▶ **YOUR TASK**:
Find the word "around" in the listing below, then return every line it appears in.
# # # # # # #
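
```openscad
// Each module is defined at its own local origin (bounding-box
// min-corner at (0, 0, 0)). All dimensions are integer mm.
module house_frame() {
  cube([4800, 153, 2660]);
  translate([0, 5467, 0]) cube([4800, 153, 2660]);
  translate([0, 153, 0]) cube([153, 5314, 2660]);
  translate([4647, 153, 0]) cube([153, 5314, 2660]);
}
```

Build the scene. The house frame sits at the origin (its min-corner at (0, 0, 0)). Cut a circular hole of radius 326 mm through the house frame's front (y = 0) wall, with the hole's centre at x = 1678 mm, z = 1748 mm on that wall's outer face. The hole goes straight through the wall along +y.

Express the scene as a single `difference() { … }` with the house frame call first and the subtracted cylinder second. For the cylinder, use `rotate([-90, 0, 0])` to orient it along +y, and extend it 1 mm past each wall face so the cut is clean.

difference() {
  house_frame();
  translate([1678, -1, 1748]) rotate([-90, 0, 0]) cylinder(h = 155, r = 326);
}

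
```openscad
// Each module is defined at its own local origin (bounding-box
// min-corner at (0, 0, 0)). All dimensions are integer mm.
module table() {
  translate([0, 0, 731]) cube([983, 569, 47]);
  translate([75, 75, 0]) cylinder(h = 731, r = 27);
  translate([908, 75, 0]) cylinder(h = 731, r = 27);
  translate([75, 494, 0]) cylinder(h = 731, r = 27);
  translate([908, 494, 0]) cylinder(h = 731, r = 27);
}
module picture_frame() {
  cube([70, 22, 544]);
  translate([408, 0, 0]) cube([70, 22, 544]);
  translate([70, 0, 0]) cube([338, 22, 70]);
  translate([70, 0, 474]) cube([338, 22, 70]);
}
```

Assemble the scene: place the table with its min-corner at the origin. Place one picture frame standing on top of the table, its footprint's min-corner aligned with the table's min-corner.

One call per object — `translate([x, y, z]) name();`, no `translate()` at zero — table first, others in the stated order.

table();
translate([0, 0, 778]) picture_frame();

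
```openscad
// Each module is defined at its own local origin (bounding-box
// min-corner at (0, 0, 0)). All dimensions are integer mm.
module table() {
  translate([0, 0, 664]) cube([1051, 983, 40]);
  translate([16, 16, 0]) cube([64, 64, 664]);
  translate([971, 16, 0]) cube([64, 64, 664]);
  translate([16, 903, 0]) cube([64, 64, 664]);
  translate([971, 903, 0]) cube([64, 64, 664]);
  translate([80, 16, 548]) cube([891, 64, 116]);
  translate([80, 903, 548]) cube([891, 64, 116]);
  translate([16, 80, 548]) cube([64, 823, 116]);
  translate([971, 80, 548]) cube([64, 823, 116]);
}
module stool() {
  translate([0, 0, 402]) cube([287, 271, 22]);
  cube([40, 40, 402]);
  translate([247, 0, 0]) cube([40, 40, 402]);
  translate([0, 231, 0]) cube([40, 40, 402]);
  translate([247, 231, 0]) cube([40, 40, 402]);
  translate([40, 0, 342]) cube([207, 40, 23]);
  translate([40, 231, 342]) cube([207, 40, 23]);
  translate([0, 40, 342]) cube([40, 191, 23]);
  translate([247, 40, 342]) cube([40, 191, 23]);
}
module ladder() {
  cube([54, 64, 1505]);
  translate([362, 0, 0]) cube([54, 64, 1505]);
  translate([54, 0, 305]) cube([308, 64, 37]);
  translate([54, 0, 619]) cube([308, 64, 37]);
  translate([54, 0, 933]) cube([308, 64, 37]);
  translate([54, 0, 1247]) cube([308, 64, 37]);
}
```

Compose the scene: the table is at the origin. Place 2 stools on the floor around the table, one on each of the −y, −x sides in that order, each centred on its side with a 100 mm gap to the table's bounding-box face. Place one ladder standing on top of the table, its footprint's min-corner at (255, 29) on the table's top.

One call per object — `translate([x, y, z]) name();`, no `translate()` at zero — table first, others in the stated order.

table();
translate([382, -371, 0]) stool();
translate([-387, 356, 0]) stool();
translate([255, 29, 704]) ladder();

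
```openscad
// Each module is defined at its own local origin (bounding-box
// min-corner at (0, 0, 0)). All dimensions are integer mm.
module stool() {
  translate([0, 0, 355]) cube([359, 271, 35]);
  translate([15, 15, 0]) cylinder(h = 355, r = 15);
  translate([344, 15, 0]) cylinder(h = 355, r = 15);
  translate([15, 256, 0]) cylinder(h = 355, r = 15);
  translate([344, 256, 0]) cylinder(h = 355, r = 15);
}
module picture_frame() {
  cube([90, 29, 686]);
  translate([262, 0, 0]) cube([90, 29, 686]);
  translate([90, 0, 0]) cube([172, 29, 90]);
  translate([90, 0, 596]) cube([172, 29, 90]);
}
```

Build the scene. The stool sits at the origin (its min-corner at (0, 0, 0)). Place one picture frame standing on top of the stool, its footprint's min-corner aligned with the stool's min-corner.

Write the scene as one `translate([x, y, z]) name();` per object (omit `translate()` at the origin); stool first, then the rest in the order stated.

stool();
translate([0, 0, 390]) picture_frame();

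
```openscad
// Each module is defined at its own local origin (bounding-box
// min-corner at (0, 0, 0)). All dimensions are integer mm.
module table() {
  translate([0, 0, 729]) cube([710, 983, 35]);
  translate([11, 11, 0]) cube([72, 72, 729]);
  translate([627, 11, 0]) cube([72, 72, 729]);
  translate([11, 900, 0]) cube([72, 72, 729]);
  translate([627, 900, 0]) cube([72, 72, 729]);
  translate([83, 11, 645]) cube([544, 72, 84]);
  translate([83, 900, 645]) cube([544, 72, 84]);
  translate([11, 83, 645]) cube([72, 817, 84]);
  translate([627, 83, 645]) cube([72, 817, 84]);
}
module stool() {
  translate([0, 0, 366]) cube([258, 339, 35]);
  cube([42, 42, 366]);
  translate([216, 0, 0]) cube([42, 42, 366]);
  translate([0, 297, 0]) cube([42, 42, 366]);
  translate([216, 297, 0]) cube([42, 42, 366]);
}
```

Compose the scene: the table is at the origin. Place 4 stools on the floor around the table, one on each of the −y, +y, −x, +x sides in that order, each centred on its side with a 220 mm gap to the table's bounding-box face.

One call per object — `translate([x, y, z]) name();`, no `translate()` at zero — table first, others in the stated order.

table();
translate([226, -559, 0]) stool();
translate([226, 1203, 0]) stool();
translate([-478, 322, 0]) stool();
translate([930, 322, 0]) stool();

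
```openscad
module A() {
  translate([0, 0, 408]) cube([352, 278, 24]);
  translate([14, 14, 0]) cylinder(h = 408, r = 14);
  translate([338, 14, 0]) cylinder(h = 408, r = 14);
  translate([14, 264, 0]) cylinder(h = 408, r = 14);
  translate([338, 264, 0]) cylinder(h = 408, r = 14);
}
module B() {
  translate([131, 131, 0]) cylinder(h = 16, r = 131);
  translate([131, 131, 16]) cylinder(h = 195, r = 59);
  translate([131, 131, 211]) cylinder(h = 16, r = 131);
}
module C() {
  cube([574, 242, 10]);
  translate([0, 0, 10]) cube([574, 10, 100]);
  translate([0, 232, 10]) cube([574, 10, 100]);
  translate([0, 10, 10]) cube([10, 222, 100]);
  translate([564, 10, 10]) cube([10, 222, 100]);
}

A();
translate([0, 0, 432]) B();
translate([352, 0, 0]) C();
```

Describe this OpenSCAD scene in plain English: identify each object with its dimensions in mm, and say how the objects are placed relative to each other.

A is a four-legged stool. The seat is 352×278 mm, 24 mm thick, top at z = 432 mm. It stands on four round legs, each 28 mm in diameter, from z = 0 to the seat underside, each leg's axis is inset half a diameter from the nearest pair of seat edges (so the leg's bounding box is flush with the corner).

B is a spool: two coaxial disc flanges of radius 131 mm and thickness 16 mm, joined by a core cylinder of radius 59 mm and height 195 mm. The lower flange rests on z = 0 and the three cylinders share a vertical axis.

C is an open storage box with external size 574×242×110 mm and wall thickness 10 mm (the base is also 10 mm thick). The base covers the whole footprint; the four walls stand on the base, with the y-facing walls full-width and the x-facing walls fitting between their inner faces.

The spool is on top of the stool. The open box is against the stool's +x side, with their −y faces flush.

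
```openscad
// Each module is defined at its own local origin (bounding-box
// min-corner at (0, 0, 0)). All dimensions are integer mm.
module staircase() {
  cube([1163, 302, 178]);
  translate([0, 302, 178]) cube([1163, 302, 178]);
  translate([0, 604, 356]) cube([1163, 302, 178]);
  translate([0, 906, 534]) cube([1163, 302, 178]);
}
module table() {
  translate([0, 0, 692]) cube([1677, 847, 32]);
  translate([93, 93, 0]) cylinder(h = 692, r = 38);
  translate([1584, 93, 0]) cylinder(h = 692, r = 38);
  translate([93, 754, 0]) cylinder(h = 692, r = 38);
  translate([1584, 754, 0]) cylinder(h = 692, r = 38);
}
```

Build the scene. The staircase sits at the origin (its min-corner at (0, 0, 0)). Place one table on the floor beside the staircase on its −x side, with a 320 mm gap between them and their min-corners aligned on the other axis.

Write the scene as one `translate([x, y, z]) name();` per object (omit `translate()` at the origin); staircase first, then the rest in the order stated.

staircase();
translate([-1997, 0, 0]) table();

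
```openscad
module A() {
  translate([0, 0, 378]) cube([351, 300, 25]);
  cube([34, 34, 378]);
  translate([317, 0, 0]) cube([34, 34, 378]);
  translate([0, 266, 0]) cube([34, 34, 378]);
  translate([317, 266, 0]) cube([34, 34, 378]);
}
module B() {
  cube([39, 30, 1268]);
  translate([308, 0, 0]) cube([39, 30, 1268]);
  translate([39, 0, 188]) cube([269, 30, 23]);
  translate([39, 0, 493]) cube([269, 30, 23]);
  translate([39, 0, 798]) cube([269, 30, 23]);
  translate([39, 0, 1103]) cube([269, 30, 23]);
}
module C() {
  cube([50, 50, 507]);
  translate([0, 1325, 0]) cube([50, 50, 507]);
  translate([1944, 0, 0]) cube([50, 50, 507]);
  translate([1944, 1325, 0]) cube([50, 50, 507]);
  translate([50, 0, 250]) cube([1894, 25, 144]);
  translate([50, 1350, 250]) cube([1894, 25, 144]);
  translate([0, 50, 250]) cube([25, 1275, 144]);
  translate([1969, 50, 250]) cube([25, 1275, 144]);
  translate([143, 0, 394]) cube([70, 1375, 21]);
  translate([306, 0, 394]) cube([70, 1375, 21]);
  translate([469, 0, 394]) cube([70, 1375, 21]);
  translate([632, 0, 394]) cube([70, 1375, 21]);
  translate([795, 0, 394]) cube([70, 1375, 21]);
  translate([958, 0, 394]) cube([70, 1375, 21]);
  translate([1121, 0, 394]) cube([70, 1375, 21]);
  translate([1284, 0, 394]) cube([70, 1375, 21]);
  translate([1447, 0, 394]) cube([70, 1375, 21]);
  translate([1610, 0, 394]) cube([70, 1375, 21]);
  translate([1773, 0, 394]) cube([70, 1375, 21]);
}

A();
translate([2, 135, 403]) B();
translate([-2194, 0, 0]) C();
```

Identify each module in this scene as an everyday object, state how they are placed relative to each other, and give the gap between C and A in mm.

A is a stool. B is a ladder. C is a bed frame. The ladder is on top of the stool, centred. The bed frame is on the floor beside the stool on its −x side. The gap between the bed frame and the stool is 200 mm.

The bed frame's nearest face is 200 mm from the stool's −x face.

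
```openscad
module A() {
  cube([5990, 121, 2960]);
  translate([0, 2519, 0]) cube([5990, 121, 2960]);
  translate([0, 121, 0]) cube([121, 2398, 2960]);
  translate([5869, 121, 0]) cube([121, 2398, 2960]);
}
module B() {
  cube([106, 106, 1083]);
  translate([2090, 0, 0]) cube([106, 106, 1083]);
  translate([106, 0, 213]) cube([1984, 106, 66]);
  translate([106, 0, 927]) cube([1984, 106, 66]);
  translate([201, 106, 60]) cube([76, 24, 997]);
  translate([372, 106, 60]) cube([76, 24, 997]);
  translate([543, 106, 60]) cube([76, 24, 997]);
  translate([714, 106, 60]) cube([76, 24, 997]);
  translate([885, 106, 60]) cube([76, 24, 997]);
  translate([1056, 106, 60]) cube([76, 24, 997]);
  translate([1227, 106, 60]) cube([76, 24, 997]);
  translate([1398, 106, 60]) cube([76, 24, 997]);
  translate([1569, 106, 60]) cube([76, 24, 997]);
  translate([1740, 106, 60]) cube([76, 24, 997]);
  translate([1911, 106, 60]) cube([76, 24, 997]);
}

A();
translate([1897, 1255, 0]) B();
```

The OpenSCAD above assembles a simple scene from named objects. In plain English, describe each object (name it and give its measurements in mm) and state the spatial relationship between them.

A is the wall frame of a small rectangular building: four walls, each 2960 mm tall and 121 mm thick, enclosing a footprint 5990 mm (x) by 2640 mm (y) outside-to-outside, with no floor or roof. The front and back walls (the −y and +y sides) span the full width; the two side walls fit between them.

B is a fence section. Two 106×106 mm posts, 1083 mm tall, stand on the floor with a clear span of 1984 mm between their inner faces. Two horizontal rails of 106×66 mm section span the gap between the posts with their undersides at z = 213 mm and z = 927 mm, flush with the posts' −y face. 11 pickets, each 76 mm wide, 24 mm thick and 997 mm tall, are fixed to the +y face of the rails with their bottoms at z = 60 mm, evenly spaced across the span with equal gaps (rounded down to the nearest mm) at the −x end and between each pair — any rounding remainder accumulates at the +x end.

The fence section sits inside the house frame, centred.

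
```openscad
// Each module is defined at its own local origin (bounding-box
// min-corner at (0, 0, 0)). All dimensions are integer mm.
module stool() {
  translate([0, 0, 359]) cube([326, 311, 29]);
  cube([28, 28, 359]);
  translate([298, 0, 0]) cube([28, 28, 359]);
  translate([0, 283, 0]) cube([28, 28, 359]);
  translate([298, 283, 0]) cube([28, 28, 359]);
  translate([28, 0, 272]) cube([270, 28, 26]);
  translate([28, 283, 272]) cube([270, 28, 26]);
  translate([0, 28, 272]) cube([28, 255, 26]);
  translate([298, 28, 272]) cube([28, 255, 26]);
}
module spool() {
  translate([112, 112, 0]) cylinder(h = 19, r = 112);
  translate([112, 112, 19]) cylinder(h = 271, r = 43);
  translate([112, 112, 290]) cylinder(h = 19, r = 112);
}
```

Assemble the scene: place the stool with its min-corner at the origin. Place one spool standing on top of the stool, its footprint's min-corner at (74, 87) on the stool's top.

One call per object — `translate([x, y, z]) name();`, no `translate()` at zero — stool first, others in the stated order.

stool();
translate([74, 87, 388]) spool();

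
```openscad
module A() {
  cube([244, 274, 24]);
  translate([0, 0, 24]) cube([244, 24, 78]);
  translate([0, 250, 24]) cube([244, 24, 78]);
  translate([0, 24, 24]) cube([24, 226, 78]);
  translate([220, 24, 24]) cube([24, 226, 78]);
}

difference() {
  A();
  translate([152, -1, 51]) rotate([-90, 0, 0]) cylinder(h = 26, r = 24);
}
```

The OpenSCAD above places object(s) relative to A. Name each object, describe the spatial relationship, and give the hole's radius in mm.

A is an open box. The open box has a circular hole through its front wall. The hole's radius is 24 mm.

The subtracted cylinder has r = 24 mm.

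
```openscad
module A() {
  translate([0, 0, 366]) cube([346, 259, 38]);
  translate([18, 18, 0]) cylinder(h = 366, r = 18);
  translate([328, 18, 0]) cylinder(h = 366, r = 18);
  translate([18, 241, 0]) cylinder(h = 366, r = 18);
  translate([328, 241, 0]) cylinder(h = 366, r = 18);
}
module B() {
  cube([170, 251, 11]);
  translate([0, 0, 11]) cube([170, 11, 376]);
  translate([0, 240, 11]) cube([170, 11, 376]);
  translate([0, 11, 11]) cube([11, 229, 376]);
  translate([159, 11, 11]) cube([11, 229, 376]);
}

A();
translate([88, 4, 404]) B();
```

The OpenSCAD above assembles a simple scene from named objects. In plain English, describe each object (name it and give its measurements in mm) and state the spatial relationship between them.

A is a four-legged stool. The seat is a 346×259×38 mm slab whose top surface is at z = 404 mm; four round legs, each 36 mm in diameter, run from the floor (z = 0) to the underside of the seat, each leg's axis is inset half a diameter from the nearest pair of seat edges (so the leg's bounding box is flush with the corner).

B is an open-topped rectangular box: outside dimensions 170×251×387 mm, with a uniform wall and base thickness of 11 mm. The base is a full 170×251 slab on the floor; four walls sit on top of the base. The front and back walls (the −y and +y sides) span the full width; the two side walls fit between them.

The open box is on top of the stool, centred.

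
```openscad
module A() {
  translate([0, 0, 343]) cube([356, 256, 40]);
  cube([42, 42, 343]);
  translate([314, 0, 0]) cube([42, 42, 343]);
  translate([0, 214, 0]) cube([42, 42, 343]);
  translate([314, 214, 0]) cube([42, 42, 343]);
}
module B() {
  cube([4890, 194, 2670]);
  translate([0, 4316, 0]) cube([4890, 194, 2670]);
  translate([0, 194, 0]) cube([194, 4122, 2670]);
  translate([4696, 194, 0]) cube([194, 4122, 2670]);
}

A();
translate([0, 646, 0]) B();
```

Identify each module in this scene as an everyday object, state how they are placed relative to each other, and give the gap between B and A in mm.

A is a stool. B is a house frame. The house frame is on the floor beside the stool on its +y side. The gap between the house frame and the stool is 390 mm.

The house frame's nearest face is 390 mm from the stool's +y face.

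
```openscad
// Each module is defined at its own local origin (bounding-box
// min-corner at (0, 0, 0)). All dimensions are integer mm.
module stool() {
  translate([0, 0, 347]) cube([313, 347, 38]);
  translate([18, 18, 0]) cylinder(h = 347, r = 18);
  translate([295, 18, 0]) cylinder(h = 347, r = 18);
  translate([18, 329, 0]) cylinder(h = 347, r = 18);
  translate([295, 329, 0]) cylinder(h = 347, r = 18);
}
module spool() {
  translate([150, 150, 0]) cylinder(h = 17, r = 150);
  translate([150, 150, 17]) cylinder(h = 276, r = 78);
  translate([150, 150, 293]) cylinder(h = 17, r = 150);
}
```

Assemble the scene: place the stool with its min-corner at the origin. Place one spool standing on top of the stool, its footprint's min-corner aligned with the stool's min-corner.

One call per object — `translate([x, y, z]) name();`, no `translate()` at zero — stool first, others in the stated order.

stool();
translate([0, 0, 385]) spool();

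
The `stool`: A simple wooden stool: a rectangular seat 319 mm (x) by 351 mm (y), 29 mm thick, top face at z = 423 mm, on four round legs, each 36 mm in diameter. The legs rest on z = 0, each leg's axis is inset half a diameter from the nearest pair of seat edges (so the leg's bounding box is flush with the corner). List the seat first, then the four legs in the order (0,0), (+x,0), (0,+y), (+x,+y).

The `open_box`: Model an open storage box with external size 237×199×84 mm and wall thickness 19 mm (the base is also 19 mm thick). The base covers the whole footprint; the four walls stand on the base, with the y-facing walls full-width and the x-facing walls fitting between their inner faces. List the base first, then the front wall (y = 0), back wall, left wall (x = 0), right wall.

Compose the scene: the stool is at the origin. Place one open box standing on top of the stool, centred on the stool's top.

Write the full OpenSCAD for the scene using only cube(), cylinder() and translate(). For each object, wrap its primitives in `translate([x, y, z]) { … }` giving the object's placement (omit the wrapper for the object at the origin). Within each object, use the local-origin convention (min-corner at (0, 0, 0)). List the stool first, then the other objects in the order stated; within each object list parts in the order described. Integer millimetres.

translate([0, 0, 394]) cube([319, 351, 29]);
translate([18, 18, 0]) cylinder(h = 394, r = 18);
translate([301, 18, 0]) cylinder(h = 394, r = 18);
translate([18, 333, 0]) cylinder(h = 394, r = 18);
translate([301, 333, 0]) cylinder(h = 394, r = 18);
translate([41, 76, 423]) {
  cube([237, 199, 19]);
  translate([0, 0, 19]) cube([237, 19, 65]);
  translate([0, 180, 19]) cube([237, 19, 65]);
  translate([0, 19, 19]) cube([19, 161, 65]);
  translate([218, 19, 19]) cube([19, 161, 65]);
}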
# # # # # # #
▶ **SOLUTION FOR THIS PROBLEM**:
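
Compose the scene: the table is at the origin. Place 2 stools on the floor around the table, one on each of the −y, −x sides in that order, each centred on its side with a 100 mm gap to the table's bounding-box face. Place one ladder standing on top of the table, its footprint's min-corner at (255, 29) on the table's top.
Compose the scene: the table is at the origin. Place 4 stools on the floor around the table, one on each of the −y, +y, −x, +x sides in that order, each centred on its side with a 220 mm gap to the table's bounding-box face.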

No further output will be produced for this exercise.